## AVAILABLE DATA
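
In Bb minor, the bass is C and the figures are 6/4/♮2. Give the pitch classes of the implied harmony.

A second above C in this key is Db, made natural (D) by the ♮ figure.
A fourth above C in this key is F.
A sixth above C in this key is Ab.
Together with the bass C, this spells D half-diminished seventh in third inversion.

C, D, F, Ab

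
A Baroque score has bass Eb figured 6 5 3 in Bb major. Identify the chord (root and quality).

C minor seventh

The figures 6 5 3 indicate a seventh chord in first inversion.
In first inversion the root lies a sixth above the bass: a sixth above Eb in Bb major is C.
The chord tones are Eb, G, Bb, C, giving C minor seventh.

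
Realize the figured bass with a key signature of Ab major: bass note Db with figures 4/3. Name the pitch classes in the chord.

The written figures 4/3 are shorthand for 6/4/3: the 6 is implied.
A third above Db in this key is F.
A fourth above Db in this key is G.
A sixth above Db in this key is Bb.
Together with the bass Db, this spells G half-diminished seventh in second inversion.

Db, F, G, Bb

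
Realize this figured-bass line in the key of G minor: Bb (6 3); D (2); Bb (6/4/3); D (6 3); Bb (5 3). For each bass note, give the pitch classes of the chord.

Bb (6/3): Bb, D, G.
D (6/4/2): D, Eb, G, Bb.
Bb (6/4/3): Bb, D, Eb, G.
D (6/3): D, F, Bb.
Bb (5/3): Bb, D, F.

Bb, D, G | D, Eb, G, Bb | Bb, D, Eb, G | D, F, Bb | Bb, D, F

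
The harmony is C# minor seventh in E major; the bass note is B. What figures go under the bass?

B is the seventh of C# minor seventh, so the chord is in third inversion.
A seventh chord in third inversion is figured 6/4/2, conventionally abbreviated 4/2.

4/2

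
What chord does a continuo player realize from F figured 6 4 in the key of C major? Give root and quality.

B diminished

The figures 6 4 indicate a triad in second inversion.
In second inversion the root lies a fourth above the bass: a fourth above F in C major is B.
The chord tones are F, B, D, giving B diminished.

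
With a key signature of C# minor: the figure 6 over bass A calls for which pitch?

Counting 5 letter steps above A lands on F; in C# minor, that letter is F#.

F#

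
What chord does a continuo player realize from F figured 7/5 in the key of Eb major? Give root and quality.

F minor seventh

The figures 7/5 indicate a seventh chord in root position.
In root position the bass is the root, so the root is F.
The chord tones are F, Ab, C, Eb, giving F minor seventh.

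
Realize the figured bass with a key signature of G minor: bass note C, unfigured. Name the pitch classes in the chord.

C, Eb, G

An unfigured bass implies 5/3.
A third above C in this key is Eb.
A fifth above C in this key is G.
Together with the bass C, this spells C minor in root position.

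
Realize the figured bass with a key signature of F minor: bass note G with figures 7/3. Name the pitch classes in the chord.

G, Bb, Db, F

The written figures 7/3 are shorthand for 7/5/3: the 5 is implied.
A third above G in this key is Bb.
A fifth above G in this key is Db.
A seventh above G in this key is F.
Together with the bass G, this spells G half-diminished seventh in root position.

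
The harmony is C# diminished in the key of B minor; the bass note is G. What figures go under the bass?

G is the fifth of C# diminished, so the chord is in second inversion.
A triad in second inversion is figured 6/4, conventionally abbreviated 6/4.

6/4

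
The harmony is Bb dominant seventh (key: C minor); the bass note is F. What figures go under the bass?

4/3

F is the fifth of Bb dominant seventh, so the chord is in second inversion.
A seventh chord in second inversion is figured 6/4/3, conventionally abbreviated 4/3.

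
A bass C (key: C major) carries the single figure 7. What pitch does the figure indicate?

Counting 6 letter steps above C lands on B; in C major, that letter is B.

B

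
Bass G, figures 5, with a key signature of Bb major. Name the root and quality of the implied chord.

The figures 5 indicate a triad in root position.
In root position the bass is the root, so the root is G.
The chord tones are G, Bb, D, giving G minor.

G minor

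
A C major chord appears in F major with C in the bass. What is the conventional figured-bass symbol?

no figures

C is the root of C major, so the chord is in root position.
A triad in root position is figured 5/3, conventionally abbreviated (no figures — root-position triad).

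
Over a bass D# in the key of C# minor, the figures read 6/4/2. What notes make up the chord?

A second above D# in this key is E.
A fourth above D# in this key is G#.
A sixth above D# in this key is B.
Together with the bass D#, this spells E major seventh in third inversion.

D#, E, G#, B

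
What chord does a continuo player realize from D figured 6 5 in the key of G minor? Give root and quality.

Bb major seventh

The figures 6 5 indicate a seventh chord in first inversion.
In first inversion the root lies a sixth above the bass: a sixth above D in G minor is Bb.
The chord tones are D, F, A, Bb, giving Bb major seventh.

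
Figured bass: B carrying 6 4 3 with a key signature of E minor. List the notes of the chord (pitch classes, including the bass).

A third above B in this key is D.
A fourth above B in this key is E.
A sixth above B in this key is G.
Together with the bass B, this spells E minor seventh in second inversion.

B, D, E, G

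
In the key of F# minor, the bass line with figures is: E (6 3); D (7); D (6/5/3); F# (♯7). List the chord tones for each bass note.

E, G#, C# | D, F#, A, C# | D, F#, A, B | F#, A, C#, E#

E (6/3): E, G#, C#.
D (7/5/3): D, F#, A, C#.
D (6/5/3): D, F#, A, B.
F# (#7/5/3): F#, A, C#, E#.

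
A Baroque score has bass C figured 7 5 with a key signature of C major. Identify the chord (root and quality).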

## WHAT TO PRODUCE
Produce a verbatim transcript of the material above.

## RESPONSE
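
In Bb minor, the bass is C and the figures are 6/4/♮2. Give the pitch classes of the implied harmony.

A second above C in this key is Db, made natural (D) by the ♮ figure.
A fourth above C in this key is F.
A sixth above C in this key is Ab.
Together with the bass C, this spells D half-diminished seventh in third inversion.

C, D, F, Ab

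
A Baroque score has bass Eb figured 6 5 3 in Bb major. Identify the chord (root and quality).

C minor seventh

The figures 6 5 3 indicate a seventh chord in first inversion.
In first inversion the root lies a sixth above the bass: a sixth above Eb in Bb major is C.
The chord tones are Eb, G, Bb, C, giving C minor seventh.

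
Realize the figured bass with a key signature of Ab major: bass note Db with figures 4/3. Name the pitch classes in the chord.

The written figures 4/3 are shorthand for 6/4/3: the 6 is implied.
A third above Db in this key is F.
A fourth above Db in this key is G.
A sixth above Db in this key is Bb.
Together with the bass Db, this spells G half-diminished seventh in second inversion.

Db, F, G, Bb

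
Realize this figured-bass line in the key of G minor: Bb (6 3); D (2); Bb (6/4/3); D (6 3); Bb (5 3). For each bass note, give the pitch classes of the chord.

Bb (6/3): Bb, D, G.
D (6/4/2): D, Eb, G, Bb.
Bb (6/4/3): Bb, D, Eb, G.
D (6/3): D, F, Bb.
Bb (5/3): Bb, D, F.

Bb, D, G | D, Eb, G, Bb | Bb, D, Eb, G | D, F, Bb | Bb, D, F

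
The harmony is C# minor seventh in E major; the bass note is B. What figures go under the bass?

B is the seventh of C# minor seventh, so the chord is in third inversion.
A seventh chord in third inversion is figured 6/4/2, conventionally abbreviated 4/2.

4/2

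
What chord does a continuo player realize from F figured 6 4 in the key of C major? Give root and quality.

B diminished

The figures 6 4 indicate a triad in second inversion.
In second inversion the root lies a fourth above the bass: a fourth above F in C major is B.
The chord tones are F, B, D, giving B diminished.

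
With a key signature of C# minor: the figure 6 over bass A calls for which pitch?

Counting 5 letter steps above A lands on F; in C# minor, that letter is F#.

F#

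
What chord does a continuo player realize from F figured 7/5 in the key of Eb major? Give root and quality.

F minor seventh

The figures 7/5 indicate a seventh chord in root position.
In root position the bass is the root, so the root is F.
The chord tones are F, Ab, C, Eb, giving F minor seventh.

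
Realize the figured bass with a key signature of G minor: bass note C, unfigured. Name the pitch classes in the chord.

C, Eb, G

An unfigured bass implies 5/3.
A third above C in this key is Eb.
A fifth above C in this key is G.
Together with the bass C, this spells C minor in root position.

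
Realize the figured bass with a key signature of F minor: bass note G with figures 7/3. Name the pitch classes in the chord.

G, Bb, Db, F

The written figures 7/3 are shorthand for 7/5/3: the 5 is implied.
A third above G in this key is Bb.
A fifth above G in this key is Db.
A seventh above G in this key is F.
Together with the bass G, this spells G half-diminished seventh in root position.

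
The harmony is C# diminished in the key of B minor; the bass note is G. What figures go under the bass?

G is the fifth of C# diminished, so the chord is in second inversion.
A triad in second inversion is figured 6/4, conventionally abbreviated 6/4.

6/4

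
The harmony is Bb dominant seventh (key: C minor); the bass note is F. What figures go under the bass?

4/3

F is the fifth of Bb dominant seventh, so the chord is in second inversion.
A seventh chord in second inversion is figured 6/4/3, conventionally abbreviated 4/3.

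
A bass C (key: C major) carries the single figure 7. What pitch does the figure indicate?

Counting 6 letter steps above C lands on B; in C major, that letter is B.

B

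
Bass G, figures 5, with a key signature of Bb major. Name the root and quality of the implied chord.

The figures 5 indicate a triad in root position.
In root position the bass is the root, so the root is G.
The chord tones are G, Bb, D, giving G minor.

G minor

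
A C major chord appears in F major with C in the bass. What is the conventional figured-bass symbol?

no figures

C is the root of C major, so the chord is in root position.
A triad in root position is figured 5/3, conventionally abbreviated (no figures — root-position triad).

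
Over a bass D# in the key of C# minor, the figures read 6/4/2. What notes make up the chord?

A second above D# in this key is E.
A fourth above D# in this key is G#.
A sixth above D# in this key is B.
Together with the bass D#, this spells E major seventh in third inversion.

D#, E, G#, B

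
What chord does a continuo player realize from D figured 6 5 in the key of G minor? Give root and quality.

Bb major seventh

The figures 6 5 indicate a seventh chord in first inversion.
In first inversion the root lies a sixth above the bass: a sixth above D in G minor is Bb.
The chord tones are D, F, A, Bb, giving Bb major seventh.

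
Figured bass: B carrying 6 4 3 with a key signature of E minor. List the notes of the chord (pitch classes, including the bass).

A third above B in this key is D.
A fourth above B in this key is E.
A sixth above B in this key is G.
Together with the bass B, this spells E minor seventh in second inversion.

B, D, E, G

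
In the key of F# minor, the bass line with figures is: E (6 3); D (7); D (6/5/3); F# (♯7). List the chord tones for each bass note.

E, G#, C# | D, F#, A, C# | D, F#, A, B | F#, A, C#, E#

E (6/3): E, G#, C#.
D (7/5/3): D, F#, A, C#.
D (6/5/3): D, F#, A, B.
F# (#7/5/3): F#, A, C#, E#.

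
A Baroque score has bass C figured 7 5 with a key signature of C major. Identify the chord (root and quality).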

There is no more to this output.